YOUR ASSIGNMENT: Go through the entries and set each one down exactly.

(Dataset entries)

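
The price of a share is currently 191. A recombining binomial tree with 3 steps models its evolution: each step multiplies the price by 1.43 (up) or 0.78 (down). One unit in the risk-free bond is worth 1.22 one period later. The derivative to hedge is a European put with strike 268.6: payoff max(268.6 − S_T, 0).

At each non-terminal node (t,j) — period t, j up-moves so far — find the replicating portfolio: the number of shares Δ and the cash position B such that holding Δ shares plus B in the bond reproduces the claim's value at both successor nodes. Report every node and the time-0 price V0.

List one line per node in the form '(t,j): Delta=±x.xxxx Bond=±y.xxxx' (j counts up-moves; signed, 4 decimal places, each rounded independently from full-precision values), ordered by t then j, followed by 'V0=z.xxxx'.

(0,0): Delta=-0.2851 Bond=69.7192
(1,0): Delta=-0.7934 Bond=160.7881
(1,1): Delta=-0.1528 Bond=48.9132
(2,0): Delta=-1.0000 Bond=220.1639
(2,1): Delta=-0.7397 Bond=184.7057
(2,2): Delta=0.0000 Bond=0.0000
V0=15.2616

Under the risk-neutral measure, an up-move has probability p* = (R−d)/(u−d) = 0.6769 and values discount at R = 1.22.
Payoff layer (t=3): V(3,0)=177.9606, V(3,1)=102.4277, V(3,2)=0.0000, V(3,3)=0.0000
Node (2,0) S=116.2044: V=(p*·102.4277+(1−p*)·177.9606)/1.22=103.9595; Δ=(102.4277−177.9606)/(166.1723−90.6394)=-1.0000; B=V−Δ·S=220.1639
Node (2,1) S=213.0414: V=(p*·0.0000+(1−p*)·102.4277)/1.22=27.1246; Δ=(0.0000−102.4277)/(304.6492−166.1723)=-0.7397; B=V−Δ·S=184.7057
Node (2,2) S=390.5759: V=(p*·0.0000+(1−p*)·0.0000)/1.22=0.0000; Δ=(0.0000−0.0000)/(558.5235−304.6492)=0.0000; B=V−Δ·S=0.0000
Node (1,0) S=148.9800: V=(p*·27.1246+(1−p*)·103.9595)/1.22=42.5805; Δ=(27.1246−103.9595)/(213.0414−116.2044)=-0.7934; B=V−Δ·S=160.7881
Node (1,1) S=273.1300: V=(p*·0.0000+(1−p*)·27.1246)/1.22=7.1831; Δ=(0.0000−27.1246)/(390.5759−213.0414)=-0.1528; B=V−Δ·S=48.9132
Node (0,0) S=191.0000: V=(p*·7.1831+(1−p*)·42.5805)/1.22=15.2616; Δ=(7.1831−42.5805)/(273.1300−148.9800)=-0.2851; B=V−Δ·S=69.7192
Each (Δ,B) replicates both successor values, so the strategy is self-financing and V0 is arbitrage-free.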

WRITTEN ANSWER:
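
The price of a share is currently 191. A recombining binomial tree with 3 steps models its evolution: each step multiplies the price by 1.43 (up) or 0.78 (down). One unit in the risk-free bond is worth 1.22 one period later. The derivative to hedge is a European put with strike 268.6: payoff max(268.6 − S_T, 0).

At each non-terminal node (t,j) — period t, j up-moves so far — find the replicating portfolio: the number of shares Δ and the cash position B such that holding Δ shares plus B in the bond reproduces the claim's value at both successor nodes. Report every node and the time-0 price V0.

List one line per node in the form '(t,j): Delta=±x.xxxx Bond=±y.xxxx' (j counts up-moves; signed, 4 decimal places, each rounded independently from full-precision values), ordered by t then j, followed by 'V0=z.xxxx'.

(0,0): Delta=-0.2851 Bond=69.7192
(1,0): Delta=-0.7934 Bond=160.7881
(1,1): Delta=-0.1528 Bond=48.9132
(2,0): Delta=-1.0000 Bond=220.1639
(2,1): Delta=-0.7397 Bond=184.7057
(2,2): Delta=0.0000 Bond=0.0000
V0=15.2616

Under the risk-neutral measure, an up-move has probability p* = (R−d)/(u−d) = 0.6769 and values discount at R = 1.22.
Payoff layer (t=3): V(3,0)=177.9606, V(3,1)=102.4277, V(3,2)=0.0000, V(3,3)=0.0000
Node (2,0) S=116.2044: V=(p*·102.4277+(1−p*)·177.9606)/1.22=103.9595; Δ=(102.4277−177.9606)/(166.1723−90.6394)=-1.0000; B=V−Δ·S=220.1639
Node (2,1) S=213.0414: V=(p*·0.0000+(1−p*)·102.4277)/1.22=27.1246; Δ=(0.0000−102.4277)/(304.6492−166.1723)=-0.7397; B=V−Δ·S=184.7057
Node (2,2) S=390.5759: V=(p*·0.0000+(1−p*)·0.0000)/1.22=0.0000; Δ=(0.0000−0.0000)/(558.5235−304.6492)=0.0000; B=V−Δ·S=0.0000
Node (1,0) S=148.9800: V=(p*·27.1246+(1−p*)·103.9595)/1.22=42.5805; Δ=(27.1246−103.9595)/(213.0414−116.2044)=-0.7934; B=V−Δ·S=160.7881
Node (1,1) S=273.1300: V=(p*·0.0000+(1−p*)·27.1246)/1.22=7.1831; Δ=(0.0000−27.1246)/(390.5759−213.0414)=-0.1528; B=V−Δ·S=48.9132
Node (0,0) S=191.0000: V=(p*·7.1831+(1−p*)·42.5805)/1.22=15.2616; Δ=(7.1831−42.5805)/(273.1300−148.9800)=-0.2851; B=V−Δ·S=69.7192
Each (Δ,B) replicates both successor values, so the strategy is self-financing and V0 is arbitrage-free.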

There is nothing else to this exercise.